**Exercise directions**
Transcribe the entire listing exactly as it appears.

=== Records provided ===

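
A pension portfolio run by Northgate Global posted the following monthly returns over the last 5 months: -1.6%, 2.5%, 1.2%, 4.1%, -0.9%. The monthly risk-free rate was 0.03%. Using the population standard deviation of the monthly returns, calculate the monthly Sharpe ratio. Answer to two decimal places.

0.49

Mean return μ = 5.30 / 5 = 1.0600%
Σ(r − μ)² = (-1.6 − 1.0600)² + (2.5 − 1.0600)² + … = 22.2520
population σ = √(22.2520 / 5) = √4.4504 = 2.1096%
Sharpe = (μ − rf) / σ = (1.0600 − 0.03) / 2.1096 = 1.0300 / 2.1096 = 0.4882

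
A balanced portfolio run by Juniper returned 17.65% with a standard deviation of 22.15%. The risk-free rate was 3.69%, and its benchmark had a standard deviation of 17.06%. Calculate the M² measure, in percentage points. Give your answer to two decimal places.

14.44

Sharpe = (Rp − Rf) / σp = (17.65% − 3.69%) / 22.15% = 0.6302
M² = Rf + Sharpe × σm = 3.69% + 0.6302 × 17.06% = 14.4412%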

===

**Exercise solution**
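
A pension portfolio run by Northgate Global posted the following monthly returns over the last 5 months: -1.6%, 2.5%, 1.2%, 4.1%, -0.9%. The monthly risk-free rate was 0.03%. Using the population standard deviation of the monthly returns, calculate the monthly Sharpe ratio. Answer to two decimal places.

0.49

Mean return μ = 5.30 / 5 = 1.0600%
Σ(r − μ)² = (-1.6 − 1.0600)² + (2.5 − 1.0600)² + … = 22.2520
population σ = √(22.2520 / 5) = √4.4504 = 2.1096%
Sharpe = (μ − rf) / σ = (1.0600 − 0.03) / 2.1096 = 1.0300 / 2.1096 = 0.4882

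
A balanced portfolio run by Juniper returned 17.65% with a standard deviation of 22.15%. The risk-free rate was 3.69%, and its benchmark had a standard deviation of 17.06%. Calculate the M² measure, in percentage points. Give your answer to two decimal places.

14.44

Sharpe = (Rp − Rf) / σp = (17.65% − 3.69%) / 22.15% = 0.6302
M² = Rf + Sharpe × σm = 3.69% + 0.6302 × 17.06% = 14.4412%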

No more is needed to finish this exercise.